Work to complete:
Print, exactly as written, every line from the first line of the records below through the line containing "gcd(s^3 - 8*s^2", and nothing further.

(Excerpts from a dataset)
_ _ _ _
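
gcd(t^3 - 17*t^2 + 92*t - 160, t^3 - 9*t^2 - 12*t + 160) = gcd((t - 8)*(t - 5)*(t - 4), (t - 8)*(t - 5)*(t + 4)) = t^2 - 13*t + 40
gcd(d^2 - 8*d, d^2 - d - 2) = 1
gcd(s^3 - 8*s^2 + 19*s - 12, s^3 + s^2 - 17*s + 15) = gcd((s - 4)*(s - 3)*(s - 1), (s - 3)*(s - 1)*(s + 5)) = s^2 - 4*s + 3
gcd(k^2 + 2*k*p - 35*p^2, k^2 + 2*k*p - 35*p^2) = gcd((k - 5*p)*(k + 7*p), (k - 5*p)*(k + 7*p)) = -k^2 - 2*k*p + 35*p^2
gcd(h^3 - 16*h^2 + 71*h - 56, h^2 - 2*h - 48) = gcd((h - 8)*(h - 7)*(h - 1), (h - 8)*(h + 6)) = h - 8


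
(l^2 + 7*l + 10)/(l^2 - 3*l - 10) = (l + 5)/(l - 5)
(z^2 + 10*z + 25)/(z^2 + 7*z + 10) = (z + 5)/(z + 2)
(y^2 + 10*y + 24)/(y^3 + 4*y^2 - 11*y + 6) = (y + 4)/(y^2 - 2*y + 1)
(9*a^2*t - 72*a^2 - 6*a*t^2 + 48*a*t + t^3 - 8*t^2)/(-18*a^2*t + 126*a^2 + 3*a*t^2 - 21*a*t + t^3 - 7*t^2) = (-3*a*t + 24*a + t^2 - 8*t)/(6*a*t - 42*a + t^2 - 7*t)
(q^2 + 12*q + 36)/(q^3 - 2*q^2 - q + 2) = (q^2 + 12*q + 36)/(q^3 - 2*q^2 - q + 2)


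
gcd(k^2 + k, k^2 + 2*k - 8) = 1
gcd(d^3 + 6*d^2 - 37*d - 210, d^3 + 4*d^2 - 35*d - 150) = d^2 - d - 30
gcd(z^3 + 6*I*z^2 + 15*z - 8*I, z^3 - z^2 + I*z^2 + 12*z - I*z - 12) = 1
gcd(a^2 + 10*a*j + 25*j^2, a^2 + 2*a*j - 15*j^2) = a + 5*j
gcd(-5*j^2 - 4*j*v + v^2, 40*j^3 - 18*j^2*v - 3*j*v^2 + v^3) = -5*j + v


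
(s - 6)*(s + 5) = s^2 - s - 30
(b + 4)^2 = b^2 + 8*b + 16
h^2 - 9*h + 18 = (h - 6)*(h - 3)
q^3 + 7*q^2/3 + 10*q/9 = q*(q + 2/3)*(q + 5/3)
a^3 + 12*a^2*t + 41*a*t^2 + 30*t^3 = (a + t)*(a + 5*t)*(a + 6*t)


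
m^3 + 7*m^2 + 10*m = m*(m + 2)*(m + 5)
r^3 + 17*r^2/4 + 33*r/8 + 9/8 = (r + 1/2)*(r + 3/4)*(r + 3)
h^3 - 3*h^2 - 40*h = h*(h - 8)*(h + 5)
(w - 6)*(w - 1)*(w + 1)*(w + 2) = w^4 - 4*w^3 - 13*w^2 + 4*w + 12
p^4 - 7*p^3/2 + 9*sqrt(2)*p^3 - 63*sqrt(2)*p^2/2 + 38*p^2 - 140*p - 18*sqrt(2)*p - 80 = (p - 4)*(p + 1/2)*(p + 4*sqrt(2))*(p + 5*sqrt(2))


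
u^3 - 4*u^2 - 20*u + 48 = (u - 6)*(u - 2)*(u + 4)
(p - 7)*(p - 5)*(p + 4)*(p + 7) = p^4 - p^3 - 69*p^2 + 49*p + 980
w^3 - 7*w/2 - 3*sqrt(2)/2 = (w - 3*sqrt(2)/2)*(w + sqrt(2)/2)*(w + sqrt(2))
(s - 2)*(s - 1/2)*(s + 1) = s^3 - 3*s^2/2 - 3*s/2 + 1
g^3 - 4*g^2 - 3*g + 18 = (g - 3)^2*(g + 2)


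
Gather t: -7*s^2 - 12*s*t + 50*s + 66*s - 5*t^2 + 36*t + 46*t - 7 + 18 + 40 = -7*s^2 + 116*s - 5*t^2 + t*(82 - 12*s) + 51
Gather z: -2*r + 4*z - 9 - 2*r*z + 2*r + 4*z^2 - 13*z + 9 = 4*z^2 + z*(-2*r - 9)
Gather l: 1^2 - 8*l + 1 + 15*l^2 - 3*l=15*l^2 - 11*l + 2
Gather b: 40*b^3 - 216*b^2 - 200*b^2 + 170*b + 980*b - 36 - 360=40*b^3 - 416*b^2 + 1150*b - 396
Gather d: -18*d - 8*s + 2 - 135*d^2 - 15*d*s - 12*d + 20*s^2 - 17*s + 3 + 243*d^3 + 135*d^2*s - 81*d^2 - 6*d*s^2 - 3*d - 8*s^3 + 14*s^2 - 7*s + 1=243*d^3 + d^2*(135*s - 216) + d*(-6*s^2 - 15*s - 33) - 8*s^3 + 34*s^2 - 32*s + 6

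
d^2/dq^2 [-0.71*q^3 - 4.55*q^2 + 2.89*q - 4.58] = -4.26*q - 9.1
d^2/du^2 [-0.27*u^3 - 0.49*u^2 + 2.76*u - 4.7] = -1.62*u - 0.98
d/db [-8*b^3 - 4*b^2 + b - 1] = -24*b^2 - 8*b + 1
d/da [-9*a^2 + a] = 1 - 18*a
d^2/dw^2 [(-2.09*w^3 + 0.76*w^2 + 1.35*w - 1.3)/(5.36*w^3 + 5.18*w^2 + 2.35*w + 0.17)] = (159.725856*w^6 + 390.6636*w^5 - 257.871744*w^4 - 586.67083*w^3 - 331.328226*w^2 - 95.337306*w - 13.103662)/(153.990656*w^9 + 446.457984*w^8 + 634.008672*w^7 + 545.127608*w^6 + 306.290316*w^5 + 112.352094*w^4 + 25.859047*w^3 + 3.265581*w^2 + 0.203745*w + 0.004913)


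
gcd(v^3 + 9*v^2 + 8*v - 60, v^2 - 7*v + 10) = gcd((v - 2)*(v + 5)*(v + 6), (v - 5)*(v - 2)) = v - 2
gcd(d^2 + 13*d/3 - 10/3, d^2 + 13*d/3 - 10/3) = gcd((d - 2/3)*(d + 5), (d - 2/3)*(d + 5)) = d^2 + 13*d/3 - 10/3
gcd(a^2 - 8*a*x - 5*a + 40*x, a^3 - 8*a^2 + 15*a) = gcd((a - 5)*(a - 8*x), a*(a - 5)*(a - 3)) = a - 5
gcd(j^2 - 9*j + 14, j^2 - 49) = j - 7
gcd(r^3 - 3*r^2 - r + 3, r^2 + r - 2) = r - 1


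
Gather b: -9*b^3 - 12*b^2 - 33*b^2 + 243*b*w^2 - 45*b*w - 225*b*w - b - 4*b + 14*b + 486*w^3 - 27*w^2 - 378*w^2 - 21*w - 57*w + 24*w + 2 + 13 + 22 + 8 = -9*b^3 - 45*b^2 + b*(243*w^2 - 270*w + 9) + 486*w^3 - 405*w^2 - 54*w + 45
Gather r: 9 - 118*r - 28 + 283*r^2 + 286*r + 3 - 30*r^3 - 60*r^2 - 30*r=-30*r^3 + 223*r^2 + 138*r - 16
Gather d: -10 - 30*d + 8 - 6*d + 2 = -36*d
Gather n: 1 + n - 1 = n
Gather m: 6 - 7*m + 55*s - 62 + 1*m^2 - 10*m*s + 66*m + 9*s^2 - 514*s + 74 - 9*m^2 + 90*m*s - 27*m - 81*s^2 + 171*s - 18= -8*m^2 + m*(80*s + 32) - 72*s^2 - 288*s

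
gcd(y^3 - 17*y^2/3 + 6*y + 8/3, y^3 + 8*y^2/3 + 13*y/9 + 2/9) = y + 1/3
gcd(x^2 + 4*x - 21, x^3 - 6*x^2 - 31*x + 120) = x - 3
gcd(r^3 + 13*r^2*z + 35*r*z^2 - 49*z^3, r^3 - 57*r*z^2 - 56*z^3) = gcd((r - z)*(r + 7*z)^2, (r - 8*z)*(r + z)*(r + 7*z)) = r + 7*z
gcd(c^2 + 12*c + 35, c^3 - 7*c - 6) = 1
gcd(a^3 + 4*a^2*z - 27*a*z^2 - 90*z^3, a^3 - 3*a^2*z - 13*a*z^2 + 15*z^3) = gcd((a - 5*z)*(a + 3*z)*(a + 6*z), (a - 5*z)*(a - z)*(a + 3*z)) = -a^2 + 2*a*z + 15*z^2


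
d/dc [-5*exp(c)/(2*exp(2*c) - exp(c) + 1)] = (10*exp(2*c) - 5)*exp(c)/(4*exp(4*c) - 4*exp(3*c) + 5*exp(2*c) - 2*exp(c) + 1)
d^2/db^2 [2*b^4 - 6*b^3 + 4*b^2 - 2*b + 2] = 24*b^2 - 36*b + 8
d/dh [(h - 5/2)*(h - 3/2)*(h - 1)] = 3*h^2 - 10*h + 31/4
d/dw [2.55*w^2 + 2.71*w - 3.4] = 5.1*w + 2.71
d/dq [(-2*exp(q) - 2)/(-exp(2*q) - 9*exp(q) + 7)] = 2*(-(exp(q) + 1)*(2*exp(q) + 9) + exp(2*q) + 9*exp(q) - 7)*exp(q)/(exp(2*q) + 9*exp(q) - 7)^2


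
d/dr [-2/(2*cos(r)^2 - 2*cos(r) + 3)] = 4*(sin(r) - sin(2*r))/(2*cos(r) - cos(2*r) - 4)^2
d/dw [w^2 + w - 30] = 2*w + 1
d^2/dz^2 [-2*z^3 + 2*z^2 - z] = 4 - 12*z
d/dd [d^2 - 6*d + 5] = 2*d - 6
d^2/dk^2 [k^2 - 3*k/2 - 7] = 2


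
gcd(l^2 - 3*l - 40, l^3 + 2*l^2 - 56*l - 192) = l - 8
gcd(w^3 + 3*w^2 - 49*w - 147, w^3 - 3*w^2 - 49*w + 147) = w^2 - 49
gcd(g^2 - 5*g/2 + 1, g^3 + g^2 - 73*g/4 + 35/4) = g - 1/2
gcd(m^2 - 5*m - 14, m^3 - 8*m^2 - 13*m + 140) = m - 7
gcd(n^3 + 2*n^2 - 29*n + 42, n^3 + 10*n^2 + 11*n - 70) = n^2 + 5*n - 14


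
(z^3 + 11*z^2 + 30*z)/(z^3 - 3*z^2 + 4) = z*(z^2 + 11*z + 30)/(z^3 - 3*z^2 + 4)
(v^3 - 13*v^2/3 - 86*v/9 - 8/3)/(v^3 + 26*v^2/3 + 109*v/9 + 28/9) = (v - 6)/(v + 7)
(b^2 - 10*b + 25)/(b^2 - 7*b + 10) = (b - 5)/(b - 2)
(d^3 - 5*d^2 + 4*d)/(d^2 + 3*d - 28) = d*(d - 1)/(d + 7)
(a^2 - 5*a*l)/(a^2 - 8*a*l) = (a - 5*l)/(a - 8*l)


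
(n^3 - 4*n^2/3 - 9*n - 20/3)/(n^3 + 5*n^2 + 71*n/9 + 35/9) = 3*(n - 4)/(3*n + 7)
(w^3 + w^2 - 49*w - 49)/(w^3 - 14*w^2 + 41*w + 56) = (w + 7)/(w - 8)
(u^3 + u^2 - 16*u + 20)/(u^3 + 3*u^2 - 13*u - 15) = (u^2 - 4*u + 4)/(u^2 - 2*u - 3)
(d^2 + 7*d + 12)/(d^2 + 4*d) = (d + 3)/d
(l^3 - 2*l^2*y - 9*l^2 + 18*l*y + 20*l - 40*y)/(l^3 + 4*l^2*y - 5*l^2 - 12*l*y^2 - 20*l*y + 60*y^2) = (l - 4)/(l + 6*y)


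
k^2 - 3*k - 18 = (k - 6)*(k + 3)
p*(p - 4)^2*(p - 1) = p^4 - 9*p^3 + 24*p^2 - 16*p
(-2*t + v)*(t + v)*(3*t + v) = -6*t^3 - 5*t^2*v + 2*t*v^2 + v^3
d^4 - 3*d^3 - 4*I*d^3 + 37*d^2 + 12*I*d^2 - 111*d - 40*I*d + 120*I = (d - 3)*(d - 8*I)*(d - I)*(d + 5*I)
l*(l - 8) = l^2 - 8*l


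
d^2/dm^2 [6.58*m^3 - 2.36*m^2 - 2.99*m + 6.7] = 39.48*m - 4.72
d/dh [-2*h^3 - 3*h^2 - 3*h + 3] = -6*h^2 - 6*h - 3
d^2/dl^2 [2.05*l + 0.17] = 0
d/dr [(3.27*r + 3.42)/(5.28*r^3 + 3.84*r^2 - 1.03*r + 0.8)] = (-34.5312*r^3 - 66.7296*r^2 - 26.2656*r + 6.1386)/(27.8784*r^6 + 40.5504*r^5 + 3.8688*r^4 + 0.5376*r^3 + 7.2049*r^2 - 1.648*r + 0.64)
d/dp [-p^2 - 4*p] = -2*p - 4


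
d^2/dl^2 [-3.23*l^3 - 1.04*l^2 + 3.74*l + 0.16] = -19.38*l - 2.08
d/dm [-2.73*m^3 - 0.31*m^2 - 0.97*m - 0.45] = -8.19*m^2 - 0.62*m - 0.97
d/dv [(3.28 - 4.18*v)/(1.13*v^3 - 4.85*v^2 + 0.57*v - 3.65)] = (9.4468*v^3 - 31.3922*v^2 + 31.816*v + 13.3874)/(1.2769*v^6 - 10.961*v^5 + 24.8107*v^4 - 13.778*v^3 + 35.7299*v^2 - 4.161*v + 13.3225)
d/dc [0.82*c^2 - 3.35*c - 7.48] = 1.64*c - 3.35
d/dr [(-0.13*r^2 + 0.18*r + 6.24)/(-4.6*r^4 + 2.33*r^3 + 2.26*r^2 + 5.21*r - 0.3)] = (-1.196*r^5 + 2.7869*r^4 + 113.9772*r^3 - 44.7017*r^2 - 28.1268*r - 32.5644)/(21.16*r^8 - 21.436*r^7 - 15.3631*r^6 - 37.4004*r^5 + 32.1462*r^4 + 22.1512*r^3 + 25.7881*r^2 - 3.126*r + 0.09)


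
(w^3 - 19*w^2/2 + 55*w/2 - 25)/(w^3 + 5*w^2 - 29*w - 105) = (w^2 - 9*w/2 + 5)/(w^2 + 10*w + 21)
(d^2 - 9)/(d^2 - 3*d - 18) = (d - 3)/(d - 6)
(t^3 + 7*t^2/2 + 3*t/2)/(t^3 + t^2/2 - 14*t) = (2*t^2 + 7*t + 3)/(2*t^2 + t - 28)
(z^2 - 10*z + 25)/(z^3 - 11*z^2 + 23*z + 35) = (z - 5)/(z^2 - 6*z - 7)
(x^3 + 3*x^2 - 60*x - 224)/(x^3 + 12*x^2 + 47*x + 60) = (x^2 - x - 56)/(x^2 + 8*x + 15)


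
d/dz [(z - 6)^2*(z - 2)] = (z - 6)*(3*z - 10)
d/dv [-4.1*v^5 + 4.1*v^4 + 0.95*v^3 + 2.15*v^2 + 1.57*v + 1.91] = -20.5*v^4 + 16.4*v^3 + 2.85*v^2 + 4.3*v + 1.57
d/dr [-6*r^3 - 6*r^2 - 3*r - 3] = -18*r^2 - 12*r - 3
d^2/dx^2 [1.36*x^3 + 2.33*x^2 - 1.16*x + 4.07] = 8.16*x + 4.66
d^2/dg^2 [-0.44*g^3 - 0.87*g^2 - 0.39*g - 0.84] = -2.64*g - 1.74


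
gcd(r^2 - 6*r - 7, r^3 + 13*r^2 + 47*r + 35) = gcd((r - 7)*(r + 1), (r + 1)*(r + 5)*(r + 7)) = r + 1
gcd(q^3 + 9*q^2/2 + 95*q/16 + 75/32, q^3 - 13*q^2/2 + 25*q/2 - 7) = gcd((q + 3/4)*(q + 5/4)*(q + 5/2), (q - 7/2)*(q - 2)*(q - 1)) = 1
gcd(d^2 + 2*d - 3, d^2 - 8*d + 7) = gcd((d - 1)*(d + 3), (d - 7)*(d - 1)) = d - 1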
_ _ _ _
Solution for this problem:
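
gcd(t^3 - 17*t^2 + 92*t - 160, t^3 - 9*t^2 - 12*t + 160) = gcd((t - 8)*(t - 5)*(t - 4), (t - 8)*(t - 5)*(t + 4)) = t^2 - 13*t + 40
gcd(d^2 - 8*d, d^2 - d - 2) = 1
gcd(s^3 - 8*s^2 + 19*s - 12, s^3 + s^2 - 17*s + 15) = gcd((s - 4)*(s - 3)*(s - 1), (s - 3)*(s - 1)*(s + 5)) = s^2 - 4*s + 3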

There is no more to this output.